**What the task asks**
Begin with the line containing "positive oxidation state?" and end with the last line of the data below; return those lines exactly, and only those.

**Input records**

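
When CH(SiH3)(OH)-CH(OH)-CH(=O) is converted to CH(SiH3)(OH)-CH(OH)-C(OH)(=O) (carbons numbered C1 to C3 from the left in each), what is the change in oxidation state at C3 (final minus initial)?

Before: C3 has 1 bond to C, 1 bond to H, 2 bonds to O → oxidation state +1.
After: C3 has 1 bond to C, 3 bonds to O → oxidation state +3.
Δ = +3 − (+1) = +2, so this is an oxidation at C3.

+2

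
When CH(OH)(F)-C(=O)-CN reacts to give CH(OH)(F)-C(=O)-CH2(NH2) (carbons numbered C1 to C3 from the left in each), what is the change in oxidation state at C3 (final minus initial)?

-4

Before: C3 has 1 bond to C, 3 bonds to N → oxidation state +3.
After: C3 has 1 bond to C, 2 bonds to H, 1 bond to N → oxidation state -1.
Δ = -1 − (+3) = -4, so this is a reduction at C3.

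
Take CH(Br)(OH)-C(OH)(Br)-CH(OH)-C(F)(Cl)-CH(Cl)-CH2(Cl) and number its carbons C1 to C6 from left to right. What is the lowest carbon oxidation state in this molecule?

Tallying each carbon's bonds:
C1: 1C, 1H, 1O, 1Br → 0 − 1 + 1 + 1 = +1
C2: 2C, 1O, 1Br → 0 + 1 + 1 = +2
C3: 2C, 1H, 1O → 0 − 1 + 1 = 0
C4: 2C, 1F, 1Cl → 0 + 1 + 1 = +2
C5: 2C, 1H, 1Cl → 0 − 1 + 1 = 0
C6: 1C, 2H, 1Cl → 0 − 2 + 1 = -1
The lowest value is -1.

-1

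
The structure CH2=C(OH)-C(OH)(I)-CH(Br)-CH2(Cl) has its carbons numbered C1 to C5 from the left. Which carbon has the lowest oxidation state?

C1

Each bond to a more electronegative atom (O, N, halogen) counts +1, each bond to a less electronegative atom (H, metal, B, Si) counts −1, and each C–C bond counts 0. Tallying each carbon:
C1: 2C, 2H → 0 − 2 = -2
C2: 3C, 1O → 0 + 1 = +1
C3: 2C, 1O, 1I → 0 + 1 + 1 = +2
C4: 2C, 1H, 1Br → 0 − 1 + 1 = 0
C5: 1C, 2H, 1Cl → 0 − 2 + 1 = -1
The most reduced carbon is C1 at -2.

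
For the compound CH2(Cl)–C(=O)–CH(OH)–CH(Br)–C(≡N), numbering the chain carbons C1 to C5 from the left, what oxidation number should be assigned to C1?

C1 has one bond to C (0), one bond to H (-1), one bond to Cl (+1), one bond to H (-1).
Oxidation state = 0 − 1 + 1 − 1 = -1.

-1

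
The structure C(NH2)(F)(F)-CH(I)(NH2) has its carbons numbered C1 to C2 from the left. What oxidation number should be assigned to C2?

Count +1 for every bond to an atom more electronegative than carbon and −1 for every bond to one less electronegative; C–C bonds are 0.
C2 has one bond to C (0), one bond to I (+1), one bond to N (+1), one bond to H (-1).
Oxidation state = 0 + 1 + 1 − 1 = +1.

+1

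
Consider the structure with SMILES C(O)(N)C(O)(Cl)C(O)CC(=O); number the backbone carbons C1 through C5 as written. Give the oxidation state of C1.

+1

C1 has one bond to C (0), one bond to O (+1), one bond to N (+1), one bond to H (-1).
Oxidation state = 0 + 1 + 1 − 1 = +1.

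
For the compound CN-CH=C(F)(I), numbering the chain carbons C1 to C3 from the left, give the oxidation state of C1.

+3

Each bond to a more electronegative atom (O, N, halogen) counts +1, each bond to a less electronegative atom (H, metal, B, Si) counts −1, and each C–C bond counts 0.
C1 has one bond to C (0), a triple bond to N (3×+1 = +3).
Oxidation state = 0 + 3 = +3.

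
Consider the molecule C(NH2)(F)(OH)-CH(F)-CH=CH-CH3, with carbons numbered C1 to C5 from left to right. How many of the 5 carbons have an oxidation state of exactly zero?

Tallying each carbon's bonds:
C1: 1C, 1O, 1N, 1F → 0 + 1 + 1 + 1 = +3
C2: 2C, 1H, 1F → 0 − 1 + 1 = 0
C3: 3C, 1H → 0 − 1 = -1
C4: 3C, 1H → 0 − 1 = -1
C5: 1C, 3H → 0 − 3 = -3
1 carbon (C2) meets the condition.

1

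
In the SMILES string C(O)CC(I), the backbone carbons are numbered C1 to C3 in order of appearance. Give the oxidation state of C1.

-1

C1 has one bond to C (0), one bond to O (+1), one bond to H (-1), one bond to H (-1).
Oxidation state = 0 + 1 − 1 − 1 = -1.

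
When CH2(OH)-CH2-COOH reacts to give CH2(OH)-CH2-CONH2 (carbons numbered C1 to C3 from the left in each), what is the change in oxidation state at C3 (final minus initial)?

0

Before: C3 has 1 bond to C, 3 bonds to O → oxidation state +3.
After: C3 has 1 bond to C, 2 bonds to O, 1 bond to N → oxidation state +3.
Δ = +3 − (+3) = 0, so no net redox change at C3.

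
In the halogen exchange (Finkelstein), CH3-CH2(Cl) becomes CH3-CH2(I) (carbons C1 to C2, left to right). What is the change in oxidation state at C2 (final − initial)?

Before: C2 has 1 bond to C, 2 bonds to H, 1 bond to Cl → oxidation state -1.
After: C2 has 1 bond to C, 2 bonds to H, 1 bond to I → oxidation state -1.
Δ = -1 − (-1) = 0, so no net redox change at C2.

0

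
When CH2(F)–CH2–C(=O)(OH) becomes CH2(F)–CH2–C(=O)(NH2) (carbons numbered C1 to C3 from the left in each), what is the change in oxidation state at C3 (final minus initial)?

Before: C3 has 1 bond to C, 3 bonds to O → oxidation state +3.
After: C3 has 1 bond to C, 2 bonds to O, 1 bond to N → oxidation state +3.
Δ = +3 − (+3) = 0, so no net redox change at C3.

0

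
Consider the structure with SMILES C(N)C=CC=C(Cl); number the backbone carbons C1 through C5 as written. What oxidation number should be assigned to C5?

0

Assign +1 per bond to O/N/halogen, −1 per bond to H or an electropositive element, and 0 per bond to carbon.
C5 has a double bond to C (2×0 = 0), one bond to Cl (+1), one bond to H (-1).
Oxidation state = 0 + 1 − 1 = 0.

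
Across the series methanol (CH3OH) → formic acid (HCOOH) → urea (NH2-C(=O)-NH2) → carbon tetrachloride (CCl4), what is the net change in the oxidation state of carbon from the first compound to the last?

+6

Carbon oxidation states along the series — methanol: -2, formic acid: +2, urea: +4, carbon tetrachloride: +4.
Net change = +4 − (-2) = +6.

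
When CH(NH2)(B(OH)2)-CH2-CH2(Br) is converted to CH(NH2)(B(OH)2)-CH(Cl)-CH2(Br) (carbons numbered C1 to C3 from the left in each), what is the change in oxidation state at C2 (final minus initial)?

Before: C2 has 2 bonds to C, 2 bonds to H → oxidation state -2.
After: C2 has 2 bonds to C, 1 bond to H, 1 bond to Cl → oxidation state 0.
Δ = 0 − (-2) = +2, so this is an oxidation at C2.

+2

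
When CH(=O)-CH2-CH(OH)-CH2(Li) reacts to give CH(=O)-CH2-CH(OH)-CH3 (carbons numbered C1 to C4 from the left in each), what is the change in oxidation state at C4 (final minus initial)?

Before: C4 has 1 bond to C, 2 bonds to H, 1 bond to Li → oxidation state -3.
After: C4 has 1 bond to C, 3 bonds to H → oxidation state -3.
Δ = -3 − (-3) = 0, so no net redox change at C4.

0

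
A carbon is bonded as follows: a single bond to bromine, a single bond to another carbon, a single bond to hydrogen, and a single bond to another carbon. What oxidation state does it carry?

The carbon has one bond to C (0), one bond to C (0), one bond to Br (+1), one bond to H (-1).
Oxidation state = 0 + 0 + 1 − 1 = 0.

0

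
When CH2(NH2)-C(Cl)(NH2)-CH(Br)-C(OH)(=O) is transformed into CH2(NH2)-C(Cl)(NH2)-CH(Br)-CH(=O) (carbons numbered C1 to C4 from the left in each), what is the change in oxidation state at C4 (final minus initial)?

-2

Before: C4 has 1 bond to C, 3 bonds to O → oxidation state +3.
After: C4 has 1 bond to C, 1 bond to H, 2 bonds to O → oxidation state +1.
Δ = +1 − (+3) = -2, so this is a reduction at C4.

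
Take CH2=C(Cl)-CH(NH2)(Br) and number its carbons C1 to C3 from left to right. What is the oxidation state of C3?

+1

C3 has one bond to C (0), one bond to N (+1), one bond to Br (+1), one bond to H (-1).
Oxidation state = 0 + 1 + 1 − 1 = +1.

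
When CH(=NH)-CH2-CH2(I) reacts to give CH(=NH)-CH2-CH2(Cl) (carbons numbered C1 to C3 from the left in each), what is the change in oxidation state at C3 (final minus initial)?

0

Before: C3 has 1 bond to C, 2 bonds to H, 1 bond to I → oxidation state -1.
After: C3 has 1 bond to C, 2 bonds to H, 1 bond to Cl → oxidation state -1.
Δ = -1 − (-1) = 0, so no net redox change at C3.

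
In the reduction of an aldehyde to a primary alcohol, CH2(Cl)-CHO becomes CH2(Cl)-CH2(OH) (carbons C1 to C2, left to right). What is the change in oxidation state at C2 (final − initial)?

-2

Before: C2 has 1 bond to C, 1 bond to H, 2 bonds to O → oxidation state +1.
After: C2 has 1 bond to C, 2 bonds to H, 1 bond to O → oxidation state -1.
Δ = -1 − (+1) = -2, so this is a reduction at C2.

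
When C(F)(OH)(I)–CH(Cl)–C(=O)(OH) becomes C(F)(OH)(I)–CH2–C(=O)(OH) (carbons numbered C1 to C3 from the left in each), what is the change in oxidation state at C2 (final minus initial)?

Before: C2 has 2 bonds to C, 1 bond to H, 1 bond to Cl → oxidation state 0.
After: C2 has 2 bonds to C, 2 bonds to H → oxidation state -2.
Δ = -2 − (0) = -2, so this is a reduction at C2.

-2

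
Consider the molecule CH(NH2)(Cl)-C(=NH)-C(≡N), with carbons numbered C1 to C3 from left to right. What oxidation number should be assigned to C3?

Bonds to more-electronegative neighbours contribute +1 each, bonds to H or metals contribute −1 each, and C–C bonds contribute 0.
C3 has one bond to C (0), a triple bond to N (3×+1 = +3).
Oxidation state = 0 + 3 = +3.

+3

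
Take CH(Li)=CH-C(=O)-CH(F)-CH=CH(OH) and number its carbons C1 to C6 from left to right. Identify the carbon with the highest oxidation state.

Bonds to more-electronegative neighbours contribute +1 each, bonds to H or metals contribute −1 each, and C–C bonds contribute 0. Tallying each carbon:
C1: 2C, 1H, 1Li → 0 − 1 − 1 = -2
C2: 3C, 1H → 0 − 1 = -1
C3: 2C, 2O → 0 + 2 = +2
C4: 2C, 1H, 1F → 0 − 1 + 1 = 0
C5: 3C, 1H → 0 − 1 = -1
C6: 2C, 1H, 1O → 0 − 1 + 1 = 0
The most oxidised carbon is C3 at +2.

C3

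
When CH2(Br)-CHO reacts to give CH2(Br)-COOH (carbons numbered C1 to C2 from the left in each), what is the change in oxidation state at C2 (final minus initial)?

Before: C2 has 1 bond to C, 1 bond to H, 2 bonds to O → oxidation state +1.
After: C2 has 1 bond to C, 3 bonds to O → oxidation state +3.
Δ = +3 − (+1) = +2, so this is an oxidation at C2.

+2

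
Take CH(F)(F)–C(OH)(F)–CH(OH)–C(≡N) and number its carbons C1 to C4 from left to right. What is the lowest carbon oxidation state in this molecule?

0

Bonds to more-electronegative neighbours contribute +1 each, bonds to H or metals contribute −1 each, and C–C bonds contribute 0. Tallying each carbon:
C1: 1C, 1H, 2F → 0 − 1 + 2 = +1
C2: 2C, 1O, 1F → 0 + 1 + 1 = +2
C3: 2C, 1H, 1O → 0 − 1 + 1 = 0
C4: 1C, 3N → 0 + 3 = +3
The lowest value is 0.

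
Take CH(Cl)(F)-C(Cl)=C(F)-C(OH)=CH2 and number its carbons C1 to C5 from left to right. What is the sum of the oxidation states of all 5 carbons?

+2

Each bond to a more electronegative atom (O, N, halogen) counts +1, each bond to a less electronegative atom (H, metal, B, Si) counts −1, and each C–C bond counts 0. Tallying each carbon:
C1: 1C, 1H, 1F, 1Cl → 0 − 1 + 1 + 1 = +1
C2: 3C, 1Cl → 0 + 1 = +1
C3: 3C, 1F → 0 + 1 = +1
C4: 3C, 1O → 0 + 1 = +1
C5: 2C, 2H → 0 − 2 = -2
Sum = +1 + 1 + 1 + 1 − 2 = +2.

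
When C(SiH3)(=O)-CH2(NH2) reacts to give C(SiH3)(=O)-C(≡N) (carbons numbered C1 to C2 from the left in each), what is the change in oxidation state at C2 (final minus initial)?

+4

Before: C2 has 1 bond to C, 2 bonds to H, 1 bond to N → oxidation state -1.
After: C2 has 1 bond to C, 3 bonds to N → oxidation state +3.
Δ = +3 − (-1) = +4, so this is an oxidation at C2.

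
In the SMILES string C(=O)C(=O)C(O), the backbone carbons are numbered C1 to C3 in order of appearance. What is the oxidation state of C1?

C1 has one bond to C (0), one bond to H (-1), a double bond to O (2×+1 = +2).
Oxidation state = 0 − 1 + 2 = +1.

+1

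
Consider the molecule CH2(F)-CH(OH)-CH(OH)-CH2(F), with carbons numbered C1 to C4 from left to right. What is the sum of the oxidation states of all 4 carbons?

-2

Assign +1 per bond to O/N/halogen, −1 per bond to H or an electropositive element, and 0 per bond to carbon. Tallying each carbon:
C1: 1C, 2H, 1F → 0 − 2 + 1 = -1
C2: 2C, 1H, 1O → 0 − 1 + 1 = 0
C3: 2C, 1H, 1O → 0 − 1 + 1 = 0
C4: 1C, 2H, 1F → 0 − 2 + 1 = -1
Sum = -1 + 0 + 0 − 1 = -2.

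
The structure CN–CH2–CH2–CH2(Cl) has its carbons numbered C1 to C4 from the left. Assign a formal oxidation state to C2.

-2

C2 has one bond to C (0), one bond to C (0), one bond to H (-1), one bond to H (-1).
Oxidation state = 0 + 0 − 1 − 1 = -2.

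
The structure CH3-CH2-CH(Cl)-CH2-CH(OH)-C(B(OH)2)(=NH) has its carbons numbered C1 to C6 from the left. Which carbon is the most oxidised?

C6

Tallying each carbon's bonds:
C1: 1C, 3H → 0 − 3 = -3
C2: 2C, 2H → 0 − 2 = -2
C3: 2C, 1H, 1Cl → 0 − 1 + 1 = 0
C4: 2C, 2H → 0 − 2 = -2
C5: 2C, 1H, 1O → 0 − 1 + 1 = 0
C6: 1C, 2N, 1B → 0 + 2 − 1 = +1
The most oxidised carbon is C6 at +1.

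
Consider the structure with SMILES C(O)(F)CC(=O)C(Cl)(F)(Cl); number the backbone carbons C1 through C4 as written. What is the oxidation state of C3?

+2

Assign +1 per bond to O/N/halogen, −1 per bond to H or an electropositive element, and 0 per bond to carbon.
C3 has one bond to C (0), one bond to C (0), a double bond to O (2×+1 = +2).
Oxidation state = 0 + 0 + 2 = +2.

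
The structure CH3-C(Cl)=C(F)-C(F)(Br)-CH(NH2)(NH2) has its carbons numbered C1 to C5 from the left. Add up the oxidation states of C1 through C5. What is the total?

+2

Each bond to a more electronegative atom (O, N, halogen) counts +1, each bond to a less electronegative atom (H, metal, B, Si) counts −1, and each C–C bond counts 0. Tallying each carbon:
C1: 1C, 3H → 0 − 3 = -3
C2: 3C, 1Cl → 0 + 1 = +1
C3: 3C, 1F → 0 + 1 = +1
C4: 2C, 1F, 1Br → 0 + 1 + 1 = +2
C5: 1C, 1H, 2N → 0 − 1 + 2 = +1
Sum = -3 + 1 + 1 + 2 + 1 = +2.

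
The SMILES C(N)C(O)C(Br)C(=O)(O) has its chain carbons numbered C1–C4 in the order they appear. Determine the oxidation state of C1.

Bonds to more-electronegative neighbours contribute +1 each, bonds to H or metals contribute −1 each, and C–C bonds contribute 0.
C1 has one bond to C (0), one bond to N (+1), one bond to H (-1), one bond to H (-1).
Oxidation state = 0 + 1 − 1 − 1 = -1.

-1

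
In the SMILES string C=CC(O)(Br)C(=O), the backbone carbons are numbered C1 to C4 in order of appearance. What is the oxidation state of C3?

C3 has one bond to C (0), one bond to C (0), one bond to O (+1), one bond to Br (+1).
Oxidation state = 0 + 0 + 1 + 1 = +2.

+2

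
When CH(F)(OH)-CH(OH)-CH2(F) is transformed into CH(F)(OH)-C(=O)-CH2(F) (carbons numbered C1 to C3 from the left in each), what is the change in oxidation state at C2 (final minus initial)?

Before: C2 has 2 bonds to C, 1 bond to H, 1 bond to O → oxidation state 0.
After: C2 has 2 bonds to C, 2 bonds to O → oxidation state +2.
Δ = +2 − (0) = +2, so this is an oxidation at C2.

+2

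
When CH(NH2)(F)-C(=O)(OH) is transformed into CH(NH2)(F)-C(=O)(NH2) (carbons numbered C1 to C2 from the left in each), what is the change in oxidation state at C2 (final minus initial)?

0

Before: C2 has 1 bond to C, 3 bonds to O → oxidation state +3.
After: C2 has 1 bond to C, 2 bonds to O, 1 bond to N → oxidation state +3.
Δ = +3 − (+3) = 0, so no net redox change at C2.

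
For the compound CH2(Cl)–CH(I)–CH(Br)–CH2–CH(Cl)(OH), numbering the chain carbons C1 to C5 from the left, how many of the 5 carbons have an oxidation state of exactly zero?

Tallying each carbon's bonds:
C1: 1C, 2H, 1Cl → 0 − 2 + 1 = -1
C2: 2C, 1H, 1I → 0 − 1 + 1 = 0
C3: 2C, 1H, 1Br → 0 − 1 + 1 = 0
C4: 2C, 2H → 0 − 2 = -2
C5: 1C, 1H, 1O, 1Cl → 0 − 1 + 1 + 1 = +1
2 carbons (C2, C3) meet the condition.

2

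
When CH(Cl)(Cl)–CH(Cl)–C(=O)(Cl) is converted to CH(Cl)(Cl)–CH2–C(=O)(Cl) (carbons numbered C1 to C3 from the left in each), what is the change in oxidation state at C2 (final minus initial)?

-2

Before: C2 has 2 bonds to C, 1 bond to H, 1 bond to Cl → oxidation state 0.
After: C2 has 2 bonds to C, 2 bonds to H → oxidation state -2.
Δ = -2 − (0) = -2, so this is a reduction at C2.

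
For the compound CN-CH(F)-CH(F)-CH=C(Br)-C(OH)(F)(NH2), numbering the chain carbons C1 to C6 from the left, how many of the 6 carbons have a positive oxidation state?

Bonds to more-electronegative neighbours contribute +1 each, bonds to H or metals contribute −1 each, and C–C bonds contribute 0. Tallying each carbon:
C1: 1C, 3N → 0 + 3 = +3
C2: 2C, 1H, 1F → 0 − 1 + 1 = 0
C3: 2C, 1H, 1F → 0 − 1 + 1 = 0
C4: 3C, 1H → 0 − 1 = -1
C5: 3C, 1Br → 0 + 1 = +1
C6: 1C, 1O, 1N, 1F → 0 + 1 + 1 + 1 = +3
3 carbons (C1, C5, C6) meet the condition.

3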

**Written answer**
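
For the compound CN-CH(F)-CH(F)-CH=C(Br)-C(OH)(F)(NH2), numbering the chain carbons C1 to C6 from the left, how many of the 6 carbons have a positive oxidation state?

Bonds to more-electronegative neighbours contribute +1 each, bonds to H or metals contribute −1 each, and C–C bonds contribute 0. Tallying each carbon:
C1: 1C, 3N → 0 + 3 = +3
C2: 2C, 1H, 1F → 0 − 1 + 1 = 0
C3: 2C, 1H, 1F → 0 − 1 + 1 = 0
C4: 3C, 1H → 0 − 1 = -1
C5: 3C, 1Br → 0 + 1 = +1
C6: 1C, 1O, 1N, 1F → 0 + 1 + 1 + 1 = +3
3 carbons (C1, C5, C6) meet the condition.

3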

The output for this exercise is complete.